§ Aim of the exercise
Would you repeat all of the records underneath, exactly as written?

§ Input data
BEGIN

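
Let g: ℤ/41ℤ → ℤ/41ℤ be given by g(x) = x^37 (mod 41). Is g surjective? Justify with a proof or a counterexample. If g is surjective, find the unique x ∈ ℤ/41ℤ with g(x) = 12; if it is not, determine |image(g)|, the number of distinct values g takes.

13

Since 41 is prime, the nonzero elements of ℤ/41ℤ form a cyclic group of order 40.
As gcd(37, 40) = 1, raising to the 37th power is a bijection on this group: if u^37 ≡ v^37 then (uv^{−1})^37 = 1, and the only element of order dividing gcd(37, 40) = 1 is 1, so u = v.
With g(0) = 0 this makes g injective on all of ℤ/41ℤ, hence bijective (finite equal-size domain and codomain). In particular g is surjective.
Since g is surjective, we find the preimage of 12. The inverse of x ↦ x^37 on (ℤ/41ℤ)^× is x ↦ x^13, because 37·13 = 481 = 12·40 + 1 ≡ 1 (mod 40) and x^{40} = 1 for x ≠ 0 (Fermat). So g⁻¹(12) = 12^13 mod 41.
Repeated squaring mod 41: 12^1 ≡ 12, 12^2 ≡ 12² = 144 ≡ 21, 12^4 ≡ 21² = 441 ≡ 31, 12^8 ≡ 31² = 961 ≡ 18. Since 13 = 8 + 4 + 1, 12^13 ≡ 18·31·12: 18·31 = 558 ≡ 25, then 25·12 = 300 ≡ 13. So 12^13 ≡ 13 (mod 41).
Hence g⁻¹(12) = 13.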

END

§ Written answer
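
Let g: ℤ/41ℤ → ℤ/41ℤ be given by g(x) = x^37 (mod 41). Is g surjective? Justify with a proof or a counterexample. If g is surjective, find the unique x ∈ ℤ/41ℤ with g(x) = 12; if it is not, determine |image(g)|, the number of distinct values g takes.

13

Since 41 is prime, the nonzero elements of ℤ/41ℤ form a cyclic group of order 40.
As gcd(37, 40) = 1, raising to the 37th power is a bijection on this group: if u^37 ≡ v^37 then (uv^{−1})^37 = 1, and the only element of order dividing gcd(37, 40) = 1 is 1, so u = v.
With g(0) = 0 this makes g injective on all of ℤ/41ℤ, hence bijective (finite equal-size domain and codomain). In particular g is surjective.
Since g is surjective, we find the preimage of 12. The inverse of x ↦ x^37 on (ℤ/41ℤ)^× is x ↦ x^13, because 37·13 = 481 = 12·40 + 1 ≡ 1 (mod 40) and x^{40} = 1 for x ≠ 0 (Fermat). So g⁻¹(12) = 12^13 mod 41.
Repeated squaring mod 41: 12^1 ≡ 12, 12^2 ≡ 12² = 144 ≡ 21, 12^4 ≡ 21² = 441 ≡ 31, 12^8 ≡ 31² = 961 ≡ 18. Since 13 = 8 + 4 + 1, 12^13 ≡ 18·31·12: 18·31 = 558 ≡ 25, then 25·12 = 300 ≡ 13. So 12^13 ≡ 13 (mod 41).
Hence g⁻¹(12) = 13.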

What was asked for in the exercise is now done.